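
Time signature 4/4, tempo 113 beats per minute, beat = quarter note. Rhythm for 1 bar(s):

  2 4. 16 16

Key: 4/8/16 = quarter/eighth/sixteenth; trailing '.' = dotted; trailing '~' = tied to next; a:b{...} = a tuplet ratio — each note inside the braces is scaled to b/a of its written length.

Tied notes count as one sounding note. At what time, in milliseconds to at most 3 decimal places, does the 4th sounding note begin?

note 4 onset = 15/4b = 1991.15ms

1. 0.0ms @ 0 + 1061.947ms (2)
2. 1061.947ms @ 2 + 796.46ms (3/2)
3. 1858.407ms @ 7/2 + 132.743ms (1/4)
4. 1991.15ms @ 15/4 + 132.743ms (1/4)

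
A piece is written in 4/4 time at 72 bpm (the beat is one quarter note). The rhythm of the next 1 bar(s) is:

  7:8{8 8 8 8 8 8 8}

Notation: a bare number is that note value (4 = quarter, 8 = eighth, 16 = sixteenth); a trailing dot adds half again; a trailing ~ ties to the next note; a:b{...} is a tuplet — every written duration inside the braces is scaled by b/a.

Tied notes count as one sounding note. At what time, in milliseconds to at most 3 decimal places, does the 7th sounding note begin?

1. 0.0ms @ 0 + 476.19ms (4/7)
2. 476.19ms @ 4/7 + 476.19ms (4/7)
3. 952.381ms @ 8/7 + 476.19ms (4/7)
4. 1428.571ms @ 12/7 + 476.19ms (4/7)
5. 1904.762ms @ 16/7 + 476.19ms (4/7)
6. 2380.952ms @ 20/7 + 476.19ms (4/7)
7. 2857.143ms @ 24/7 + 476.19ms (4/7)

note 7 onset = 24/7b = 2857.143ms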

* TASK ITEM:
Everything from the line containing "7th sounding note begin?" through the last line of the listing must be reproduced exactly, and no other line.

* SOLUTION TO THIS TASK:
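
Tied notes count as one sounding note. At what time, in milliseconds to at most 3 decimal places, does the 7th sounding note begin?

1. 0.0ms @ 0 + 476.19ms (4/7)
2. 476.19ms @ 4/7 + 476.19ms (4/7)
3. 952.381ms @ 8/7 + 476.19ms (4/7)
4. 1428.571ms @ 12/7 + 476.19ms (4/7)
5. 1904.762ms @ 16/7 + 476.19ms (4/7)
6. 2380.952ms @ 20/7 + 476.19ms (4/7)
7. 2857.143ms @ 24/7 + 476.19ms (4/7)

note 7 onset = 24/7b = 2857.143ms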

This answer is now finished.